## WORK INSTRUCTIONS
What you return should be every record, retyped without a single change.

----- SUPPLIED ENTRIES

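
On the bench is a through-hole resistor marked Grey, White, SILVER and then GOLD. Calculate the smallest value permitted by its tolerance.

Grey → 8 (first significant figure)
White → 9 (second significant figure)
Silver → ×0.01 multiplier
Gold → ±5% tolerance
89 × 0.01 = 0.89 Ω
Smallest = 0.89 × (1 − 5/100) = 0.8455 Ω.

0.8455 Ω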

----------

## WRITTEN SOLUTION
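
On the bench is a through-hole resistor marked Grey, White, SILVER and then GOLD. Calculate the smallest value permitted by its tolerance.

Grey → 8 (first significant figure)
White → 9 (second significant figure)
Silver → ×0.01 multiplier
Gold → ±5% tolerance
89 × 0.01 = 0.89 Ω
Smallest = 0.89 × (1 − 5/100) = 0.8455 Ω.

0.8455 Ω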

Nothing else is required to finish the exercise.